WHAT THE TASK REQUIRES:
Your answer must be an exact transcription of every entry.

Items from a dataset
- - -

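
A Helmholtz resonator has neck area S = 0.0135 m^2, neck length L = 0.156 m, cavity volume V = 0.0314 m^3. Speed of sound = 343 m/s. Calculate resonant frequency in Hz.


Given values:
  S = 0.0135 m^2, L = 0.156 m, V = 0.0314 m^3, c = 343 m/s
Formula: f = (c / (2*pi)) * sqrt(S / (V * L))
Compute V * L = 0.0314 * 0.156 = 0.0048984
Compute S / (V * L) = 0.0135 / 0.0048984 = 2.756
Compute sqrt(2.756) = 1.66012
Compute c / (2*pi) = 343 / 6.283185 = 54.590148
f = 54.590148 * 1.66012 = 90.63

90.63 Hz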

- - -

SOLUTION FOR THIS EXERCISE:
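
A Helmholtz resonator has neck area S = 0.0135 m^2, neck length L = 0.156 m, cavity volume V = 0.0314 m^3. Speed of sound = 343 m/s. Calculate resonant frequency in Hz.


Given values:
  S = 0.0135 m^2, L = 0.156 m, V = 0.0314 m^3, c = 343 m/s
Formula: f = (c / (2*pi)) * sqrt(S / (V * L))
Compute V * L = 0.0314 * 0.156 = 0.0048984
Compute S / (V * L) = 0.0135 / 0.0048984 = 2.756
Compute sqrt(2.756) = 1.66012
Compute c / (2*pi) = 343 / 6.283185 = 54.590148
f = 54.590148 * 1.66012 = 90.63

90.63 Hz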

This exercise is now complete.